» INSTRUCTIONS TO FOLLOW
Both the line with "molecular formula: c2ccc1ccccc1c2" and the line with "SMILES: c1ccccc1C(=C(O)C=C(Cl)C)CC(Br)OCN" in the records below must appear in the output, along with every line between them, exactly and with nothing added.

» AVAILABLE RECORDS

+++

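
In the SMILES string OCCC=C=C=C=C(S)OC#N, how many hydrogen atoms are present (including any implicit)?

7

Hydrogens are implicit in SMILES; fill each atom to its normal valence:
  5 × C: no H
  2 × C: 2 H each → 4
  1 × C: 1 H
  1 × N: no H
  1 × O: 1 H
  1 × O: no H
  1 × S: 1 H
  Total hydrogens = 7.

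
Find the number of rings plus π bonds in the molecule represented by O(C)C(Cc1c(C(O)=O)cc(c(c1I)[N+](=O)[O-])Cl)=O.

Molecular formula from the SMILES: C10H7ClINO6.
DoU = (2C + 2 + N − H − X)/2 = (2·10 + 2 + 1 − 7 − 2)/2 = 14/2 = 7.
(Structurally: 1 ring(s) + 6 π bond(s) = 7.)

7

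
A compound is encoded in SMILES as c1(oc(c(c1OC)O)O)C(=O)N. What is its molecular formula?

C6H7NO5

Heavy atoms from the SMILES: 6 C, 1 N, 5 O.
Implicit hydrogens by atom environment:
  4 × C (aromatic): no H
  2 × O: 1 H each → 2
  2 × O: no H
  1 × C: 3 H
  1 × C: no H
  1 × N: 2 H
  1 × O (aromatic): no H
  Total hydrogens = 7.
Molecular formula: C6H7NO5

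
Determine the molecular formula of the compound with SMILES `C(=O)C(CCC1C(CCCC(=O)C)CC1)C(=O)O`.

Heavy atoms from the SMILES: 14 C, 4 O.
Implicit hydrogens by atom environment:
  7 × C: 2 H each → 14
  4 × C: 1 H each → 4
  3 × O: no H
  2 × C: no H
  1 × C: 3 H
  1 × O: 1 H
  Total hydrogens = 22.
Molecular formula: C14H22O4

C14H22O4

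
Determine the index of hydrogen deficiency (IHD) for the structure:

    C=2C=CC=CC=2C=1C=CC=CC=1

8

Molecular formula from the SMILES: C12H10.
DoU = (2C + 2 + N − H − X)/2 = (2·12 + 2 + 0 − 10 − 0)/2 = 16/2 = 8.
(Structurally: 2 ring(s) + 6 π bond(s) = 8.)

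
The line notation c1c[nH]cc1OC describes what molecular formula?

C5H7NO

Heavy atoms from the SMILES: 5 C, 1 N, 1 O.
Implicit hydrogens by atom environment:
  3 × C (aromatic): 1 H each → 3
  1 × C: 3 H
  1 × C (aromatic): no H
  1 × N (aromatic): 1 H
  1 × O: no H
  Total hydrogens = 7.
Molecular formula: C5H7NO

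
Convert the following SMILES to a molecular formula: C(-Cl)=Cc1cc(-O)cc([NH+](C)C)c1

C10H13ClNO+

Heavy atoms from the SMILES: 10 C, 1 Cl, 1 N, 1 O.
Implicit hydrogens by atom environment:
  3 × C (aromatic): 1 H each → 3
  3 × C (aromatic): no H
  2 × C: 3 H each → 6
  2 × C: 1 H each → 2
  1 × Cl: no H
  1 × N (charge +1): 1 H
  1 × O: 1 H
  Total hydrogens = 13.
Net charge +1.
Molecular formula: C10H13ClNO+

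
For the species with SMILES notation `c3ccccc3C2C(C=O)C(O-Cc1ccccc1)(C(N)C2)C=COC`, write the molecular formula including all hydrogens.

Heavy atoms from the SMILES: 22 C, 1 N, 3 O.
Implicit hydrogens by atom environment:
  10 × C (aromatic): 1 H each → 10
  6 × C: 1 H each → 6
  3 × O: no H
  2 × C: 2 H each → 4
  2 × C (aromatic): no H
  1 × C: 3 H
  1 × C: no H
  1 × N: 2 H
  Total hydrogens = 25.
Molecular formula: C22H25NO3

C22H25NO3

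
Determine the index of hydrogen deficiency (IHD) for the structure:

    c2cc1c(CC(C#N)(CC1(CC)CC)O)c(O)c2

Molecular formula from the SMILES: C15H19NO2.
DoU = (2C + 2 + N − H − X)/2 = (2·15 + 2 + 1 − 19 − 0)/2 = 14/2 = 7.
(Structurally: 2 ring(s) + 5 π bond(s) = 7.)

7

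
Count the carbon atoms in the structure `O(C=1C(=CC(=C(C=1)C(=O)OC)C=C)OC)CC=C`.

The symbol for carbon appears 14 times in the SMILES.

14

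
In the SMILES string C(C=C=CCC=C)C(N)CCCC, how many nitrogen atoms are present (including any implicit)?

The symbol for nitrogen appears 1 time in the SMILES.

1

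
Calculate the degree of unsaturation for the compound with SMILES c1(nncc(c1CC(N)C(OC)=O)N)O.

5

Molecular formula from the SMILES: C8H12N4O3.
DoU = (2C + 2 + N − H − X)/2 = (2·8 + 2 + 4 − 12 − 0)/2 = 10/2 = 5.
(Structurally: 1 ring(s) + 4 π bond(s) = 5.)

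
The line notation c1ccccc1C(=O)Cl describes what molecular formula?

C7H5ClO

Heavy atoms from the SMILES: 7 C, 1 Cl, 1 O.
Implicit hydrogens by atom environment:
  5 × C (aromatic): 1 H each → 5
  1 × C (aromatic): no H
  1 × C: no H
  1 × Cl: no H
  1 × O: no H
  Total hydrogens = 5.
Molecular formula: C7H5ClO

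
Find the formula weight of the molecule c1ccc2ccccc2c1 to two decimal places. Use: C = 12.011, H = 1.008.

Molecular formula: C10H8.
M = 10×12.011 + 8×1.008 = 128.17 g/mol.

128.17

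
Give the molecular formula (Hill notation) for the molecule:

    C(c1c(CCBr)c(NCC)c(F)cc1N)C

C12H18BrFN2

Heavy atoms from the SMILES: 1 Br, 12 C, 1 F, 2 N.
Implicit hydrogens by atom environment:
  5 × C (aromatic): no H
  4 × C: 2 H each → 8
  2 × C: 3 H each → 6
  1 × Br: no H
  1 × C (aromatic): 1 H
  1 × F: no H
  1 × N: 2 H
  1 × N: 1 H
  Total hydrogens = 18.
Molecular formula: C12H18BrFN2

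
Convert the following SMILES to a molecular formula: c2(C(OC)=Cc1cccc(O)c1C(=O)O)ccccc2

Heavy atoms from the SMILES: 16 C, 4 O.
Implicit hydrogens by atom environment:
  8 × C (aromatic): 1 H each → 8
  4 × C (aromatic): no H
  2 × C: no H
  2 × O: 1 H each → 2
  2 × O: no H
  1 × C: 3 H
  1 × C: 1 H
  Total hydrogens = 14.
Molecular formula: C16H14O4

C16H14O4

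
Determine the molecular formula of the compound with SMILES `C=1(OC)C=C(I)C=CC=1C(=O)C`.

C9H9IO2

Heavy atoms from the SMILES: 9 C, 1 I, 2 O.
Implicit hydrogens by atom environment:
  3 × C (aromatic): 1 H each → 3
  3 × C (aromatic): no H
  2 × C: 3 H each → 6
  2 × O: no H
  1 × C: no H
  1 × I: no H
  Total hydrogens = 9.
Molecular formula: C9H9IO2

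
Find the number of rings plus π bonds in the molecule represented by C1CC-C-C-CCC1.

Molecular formula from the SMILES: C8H16.
DoU = (2C + 2 + N − H − X)/2 = (2·8 + 2 + 0 − 16 − 0)/2 = 2/2 = 1.
(Structurally: 1 ring(s) + 0 π bond(s) = 1.)

1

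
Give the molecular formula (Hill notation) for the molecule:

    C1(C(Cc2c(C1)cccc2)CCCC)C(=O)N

C15H21NO

Heavy atoms from the SMILES: 15 C, 1 N, 1 O.
Implicit hydrogens by atom environment:
  5 × C: 2 H each → 10
  4 × C (aromatic): 1 H each → 4
  2 × C: 1 H each → 2
  2 × C (aromatic): no H
  1 × C: 3 H
  1 × C: no H
  1 × N: 2 H
  1 × O: no H
  Total hydrogens = 21.
Molecular formula: C15H21NO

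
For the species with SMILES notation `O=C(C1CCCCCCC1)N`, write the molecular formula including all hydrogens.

Heavy atoms from the SMILES: 9 C, 1 N, 1 O.
Implicit hydrogens by atom environment:
  7 × C: 2 H each → 14
  1 × C: 1 H
  1 × C: no H
  1 × N: 2 H
  1 × O: no H
  Total hydrogens = 17.
Molecular formula: C9H17NO

C9H17NO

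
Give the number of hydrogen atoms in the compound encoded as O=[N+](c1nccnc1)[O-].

3

Hydrogens are implicit in SMILES; fill each atom to its normal valence:
  3 × C (aromatic): 1 H each → 3
  2 × N (aromatic): no H
  1 × C (aromatic): no H
  1 × N (charge +1): no H
  1 × O: no H
  1 × O (charge -1): no H
  Total hydrogens = 3.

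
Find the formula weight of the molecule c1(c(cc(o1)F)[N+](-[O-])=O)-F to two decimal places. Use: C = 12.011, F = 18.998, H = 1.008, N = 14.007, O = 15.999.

Molecular formula: C4HF2NO3.
M = 4×12.011 + 2×18.998 + 1×1.008 + 1×14.007 + 3×15.999 = 149.05 g/mol.

149.05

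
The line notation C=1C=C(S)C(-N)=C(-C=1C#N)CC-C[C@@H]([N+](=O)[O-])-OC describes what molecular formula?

C12H15N3O3S

Heavy atoms from the SMILES: 12 C, 3 N, 3 O, 1 S.
Implicit hydrogens by atom environment:
  4 × C (aromatic): no H
  3 × C: 2 H each → 6
  2 × C (aromatic): 1 H each → 2
  2 × O: no H
  1 × C: 3 H
  1 × C: 1 H
  1 × C: no H
  1 × N: 2 H
  1 × N: no H
  1 × N (charge +1): no H
  1 × O (charge -1): no H
  1 × S: 1 H
  Total hydrogens = 15.
Molecular formula: C12H15N3O3S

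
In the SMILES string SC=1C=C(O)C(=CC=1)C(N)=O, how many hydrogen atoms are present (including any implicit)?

Hydrogens are implicit in SMILES; fill each atom to its normal valence:
  3 × C (aromatic): 1 H each → 3
  3 × C (aromatic): no H
  1 × C: no H
  1 × N: 2 H
  1 × O: 1 H
  1 × O: no H
  1 × S: 1 H
  Total hydrogens = 7.

7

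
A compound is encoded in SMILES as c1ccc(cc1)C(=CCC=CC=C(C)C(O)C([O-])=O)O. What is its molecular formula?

Heavy atoms from the SMILES: 16 C, 4 O.
Implicit hydrogens by atom environment:
  5 × C: 1 H each → 5
  5 × C (aromatic): 1 H each → 5
  3 × C: no H
  2 × O: 1 H each → 2
  1 × C: 3 H
  1 × C: 2 H
  1 × C (aromatic): no H
  1 × O: no H
  1 × O (charge -1): no H
  Total hydrogens = 17.
Net charge -1.
Molecular formula: C16H17O4-

C16H17O4-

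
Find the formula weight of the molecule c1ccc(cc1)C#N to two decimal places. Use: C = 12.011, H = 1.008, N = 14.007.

Molecular formula: C7H5N.
M = 7×12.011 + 5×1.008 + 1×14.007 = 103.12 g/mol.

103.12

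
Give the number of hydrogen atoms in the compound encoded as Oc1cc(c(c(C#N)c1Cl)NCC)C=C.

11

Hydrogens are implicit in SMILES; fill each atom to its normal valence:
  5 × C (aromatic): no H
  2 × C: 2 H each → 4
  1 × C: 3 H
  1 × C (aromatic): 1 H
  1 × C: 1 H
  1 × C: no H
  1 × Cl: no H
  1 × N: 1 H
  1 × N: no H
  1 × O: 1 H
  Total hydrogens = 11.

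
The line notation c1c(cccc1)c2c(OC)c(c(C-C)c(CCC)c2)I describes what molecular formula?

Heavy atoms from the SMILES: 18 C, 1 I, 1 O.
Implicit hydrogens by atom environment:
  6 × C (aromatic): 1 H each → 6
  6 × C (aromatic): no H
  3 × C: 3 H each → 9
  3 × C: 2 H each → 6
  1 × I: no H
  1 × O: no H
  Total hydrogens = 21.
Molecular formula: C18H21IO

C18H21IO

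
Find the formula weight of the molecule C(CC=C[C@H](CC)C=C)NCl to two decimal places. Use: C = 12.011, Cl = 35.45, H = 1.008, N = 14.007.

173.68

Molecular formula: C9H16ClN.
M = 9×12.011 + 1×35.45 + 16×1.008 + 1×14.007 = 173.68 g/mol.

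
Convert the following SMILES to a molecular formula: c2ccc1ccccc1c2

Heavy atoms from the SMILES: 10 C.
Implicit hydrogens by atom environment:
  8 × C (aromatic): 1 H each → 8
  2 × C (aromatic): no H
  Total hydrogens = 8.
Molecular formula: C10H8

C10H8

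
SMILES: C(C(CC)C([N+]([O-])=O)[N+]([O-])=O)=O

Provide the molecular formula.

Heavy atoms from the SMILES: 5 C, 2 N, 5 O.
Implicit hydrogens by atom environment:
  3 × C: 1 H each → 3
  3 × O: no H
  2 × N (charge +1): no H
  2 × O (charge -1): no H
  1 × C: 3 H
  1 × C: 2 H
  Total hydrogens = 8.
Molecular formula: C5H8N2O5

C5H8N2O5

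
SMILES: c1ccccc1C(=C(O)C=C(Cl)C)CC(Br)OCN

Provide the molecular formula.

Heavy atoms from the SMILES: 1 Br, 14 C, 1 Cl, 1 N, 2 O.
Implicit hydrogens by atom environment:
  5 × C (aromatic): 1 H each → 5
  3 × C: no H
  2 × C: 2 H each → 4
  2 × C: 1 H each → 2
  1 × Br: no H
  1 × C: 3 H
  1 × C (aromatic): no H
  1 × Cl: no H
  1 × N: 2 H
  1 × O: 1 H
  1 × O: no H
  Total hydrogens = 17.
Molecular formula: C14H17BrClNO2

C14H17BrClNO2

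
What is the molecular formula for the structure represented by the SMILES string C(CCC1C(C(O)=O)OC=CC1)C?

Heavy atoms from the SMILES: 10 C, 3 O.
Implicit hydrogens by atom environment:
  4 × C: 2 H each → 8
  4 × C: 1 H each → 4
  2 × O: no H
  1 × C: 3 H
  1 × C: no H
  1 × O: 1 H
  Total hydrogens = 16.
Molecular formula: C10H16O3

C10H16O3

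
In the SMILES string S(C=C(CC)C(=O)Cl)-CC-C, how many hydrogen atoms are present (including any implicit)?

Hydrogens are implicit in SMILES; fill each atom to its normal valence:
  3 × C: 2 H each → 6
  2 × C: 3 H each → 6
  2 × C: no H
  1 × C: 1 H
  1 × Cl: no H
  1 × O: no H
  1 × S: no H
  Total hydrogens = 13.

13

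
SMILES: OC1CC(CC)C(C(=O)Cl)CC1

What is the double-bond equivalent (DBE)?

Molecular formula from the SMILES: C9H15ClO2.
DoU = (2C + 2 + N − H − X)/2 = (2·9 + 2 + 0 − 15 − 1)/2 = 4/2 = 2.
(Structurally: 1 ring(s) + 1 π bond(s) = 2.)

2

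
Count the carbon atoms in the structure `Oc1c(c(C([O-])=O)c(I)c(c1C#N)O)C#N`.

9

The symbol for carbon appears 9 times in the SMILES. Lowercase c denotes aromatic carbon and counts toward C.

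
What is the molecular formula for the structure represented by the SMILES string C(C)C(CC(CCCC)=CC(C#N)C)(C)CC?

Heavy atoms from the SMILES: 16 C, 1 N.
Implicit hydrogens by atom environment:
  6 × C: 2 H each → 12
  5 × C: 3 H each → 15
  3 × C: no H
  2 × C: 1 H each → 2
  1 × N: no H
  Total hydrogens = 29.
Molecular formula: C16H29N

C16H29N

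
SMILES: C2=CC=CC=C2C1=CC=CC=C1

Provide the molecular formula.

Heavy atoms from the SMILES: 12 C.
Implicit hydrogens by atom environment:
  10 × C (aromatic): 1 H each → 10
  2 × C (aromatic): no H
  Total hydrogens = 10.
Molecular formula: C12H10

C12H10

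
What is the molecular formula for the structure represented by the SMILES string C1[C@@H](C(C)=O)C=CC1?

Heavy atoms from the SMILES: 7 C, 1 O.
Implicit hydrogens by atom environment:
  3 × C: 1 H each → 3
  2 × C: 2 H each → 4
  1 × C: 3 H
  1 × C: no H
  1 × O: no H
  Total hydrogens = 10.
Molecular formula: C7H10O

C7H10O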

+++

» EXERCISE RESULT
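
Convert the following SMILES to a molecular formula: c2ccc1ccccc1c2

Heavy atoms from the SMILES: 10 C.
Implicit hydrogens by atom environment:
  8 × C (aromatic): 1 H each → 8
  2 × C (aromatic): no H
  Total hydrogens = 8.
Molecular formula: C10H8

C10H8

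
SMILES: C(C(CC)C([N+]([O-])=O)[N+]([O-])=O)=O

Provide the molecular formula.

Heavy atoms from the SMILES: 5 C, 2 N, 5 O.
Implicit hydrogens by atom environment:
  3 × C: 1 H each → 3
  3 × O: no H
  2 × N (charge +1): no H
  2 × O (charge -1): no H
  1 × C: 3 H
  1 × C: 2 H
  Total hydrogens = 8.
Molecular formula: C5H8N2O5

C5H8N2O5

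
SMILES: c1ccccc1C(=C(O)C=C(Cl)C)CC(Br)OCN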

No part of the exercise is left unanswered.